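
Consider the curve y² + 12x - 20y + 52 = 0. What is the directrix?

Only y is squared. Complete the square in y: (y - 10)² = -12(x - 4).
Vertex (4, 10); 4p = -12 so p = -3. Opens left.
Directrix is the vertical line x = h − p = 4 − (-3) = 7.

x = 7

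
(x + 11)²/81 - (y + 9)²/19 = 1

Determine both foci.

Center (-11, -9). The positive term is the x-term, so the transverse axis is horizontal; a² = 81, b² = 19.
c² = a² + b² = 81 + 19 = 100, so c = 10.
Foci lie on the horizontal axis through the center: (h ± c, k).

(-21, -9) and (-1, -9)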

## DIRECTIONS FOR THIS TASK
Beginning at the top of the data, please return every line until and including the line containing "(x + 11)²/81 - (y + 9)²/19 = 1", copied exactly, and nothing past it.

## SOLUTION BELOW
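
Consider the curve y² + 12x - 20y + 52 = 0. What is the directrix?

Only y is squared. Complete the square in y: (y - 10)² = -12(x - 4).
Vertex (4, 10); 4p = -12 so p = -3. Opens left.
Directrix is the vertical line x = h − p = 4 − (-3) = 7.

x = 7

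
(x + 11)²/81 - (y + 9)²/19 = 1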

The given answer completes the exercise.